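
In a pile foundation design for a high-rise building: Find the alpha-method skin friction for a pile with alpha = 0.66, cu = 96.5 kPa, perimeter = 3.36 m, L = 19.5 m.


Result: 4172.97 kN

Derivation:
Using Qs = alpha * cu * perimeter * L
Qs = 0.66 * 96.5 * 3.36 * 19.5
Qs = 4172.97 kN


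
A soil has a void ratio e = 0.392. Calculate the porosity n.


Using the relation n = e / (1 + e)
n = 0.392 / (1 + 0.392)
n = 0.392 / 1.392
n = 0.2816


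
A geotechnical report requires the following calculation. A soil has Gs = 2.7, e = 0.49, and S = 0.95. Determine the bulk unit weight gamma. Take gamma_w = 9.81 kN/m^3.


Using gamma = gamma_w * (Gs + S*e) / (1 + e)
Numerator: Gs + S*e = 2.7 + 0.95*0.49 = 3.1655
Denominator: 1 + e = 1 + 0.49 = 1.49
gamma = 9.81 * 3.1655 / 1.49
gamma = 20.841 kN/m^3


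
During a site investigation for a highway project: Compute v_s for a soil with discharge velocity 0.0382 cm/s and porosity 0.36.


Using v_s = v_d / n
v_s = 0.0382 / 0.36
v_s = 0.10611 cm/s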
--------------------------------------------------
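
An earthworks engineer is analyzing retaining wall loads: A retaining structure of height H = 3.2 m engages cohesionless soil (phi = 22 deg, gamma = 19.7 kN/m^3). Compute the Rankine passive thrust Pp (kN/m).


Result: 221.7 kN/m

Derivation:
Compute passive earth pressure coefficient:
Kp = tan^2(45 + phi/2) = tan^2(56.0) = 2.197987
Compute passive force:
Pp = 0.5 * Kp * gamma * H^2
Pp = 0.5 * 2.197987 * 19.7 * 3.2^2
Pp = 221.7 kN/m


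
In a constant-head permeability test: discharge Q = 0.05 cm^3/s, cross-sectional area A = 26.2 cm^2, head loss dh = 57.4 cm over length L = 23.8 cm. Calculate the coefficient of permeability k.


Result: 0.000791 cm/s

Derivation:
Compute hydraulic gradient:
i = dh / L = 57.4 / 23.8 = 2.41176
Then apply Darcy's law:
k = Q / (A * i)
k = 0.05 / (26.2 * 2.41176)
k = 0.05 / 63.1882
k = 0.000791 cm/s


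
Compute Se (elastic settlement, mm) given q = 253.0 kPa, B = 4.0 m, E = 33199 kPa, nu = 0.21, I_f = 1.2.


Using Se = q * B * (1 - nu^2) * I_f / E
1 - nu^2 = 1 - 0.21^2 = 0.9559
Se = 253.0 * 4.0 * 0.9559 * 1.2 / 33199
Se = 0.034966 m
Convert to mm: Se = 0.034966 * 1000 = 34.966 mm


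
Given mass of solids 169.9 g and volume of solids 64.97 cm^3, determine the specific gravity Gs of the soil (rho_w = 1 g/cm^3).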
--------------------------------------------------
## [Action item]
In your answer, include only the lines above starting at the line that holds "An earthworks engineer" and ending at the line that holds "Given mass of", copied exactly.

## [Task answer]
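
An earthworks engineer is analyzing retaining wall loads: A retaining structure of height H = 3.2 m engages cohesionless soil (phi = 22 deg, gamma = 19.7 kN/m^3). Compute the Rankine passive thrust Pp (kN/m).


Result: 221.7 kN/m

Derivation:
Compute passive earth pressure coefficient:
Kp = tan^2(45 + phi/2) = tan^2(56.0) = 2.197987
Compute passive force:
Pp = 0.5 * Kp * gamma * H^2
Pp = 0.5 * 2.197987 * 19.7 * 3.2^2
Pp = 221.7 kN/m


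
In a constant-head permeability test: discharge Q = 0.05 cm^3/s, cross-sectional area A = 26.2 cm^2, head loss dh = 57.4 cm over length L = 23.8 cm. Calculate the coefficient of permeability k.


Result: 0.000791 cm/s

Derivation:
Compute hydraulic gradient:
i = dh / L = 57.4 / 23.8 = 2.41176
Then apply Darcy's law:
k = Q / (A * i)
k = 0.05 / (26.2 * 2.41176)
k = 0.05 / 63.1882
k = 0.000791 cm/s


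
Compute Se (elastic settlement, mm) given q = 253.0 kPa, B = 4.0 m, E = 33199 kPa, nu = 0.21, I_f = 1.2.


Using Se = q * B * (1 - nu^2) * I_f / E
1 - nu^2 = 1 - 0.21^2 = 0.9559
Se = 253.0 * 4.0 * 0.9559 * 1.2 / 33199
Se = 0.034966 m
Convert to mm: Se = 0.034966 * 1000 = 34.966 mm


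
Given mass of solids 169.9 g and volume of solids 64.97 cm^3, determine the specific gravity Gs of the soil (rho_w = 1 g/cm^3).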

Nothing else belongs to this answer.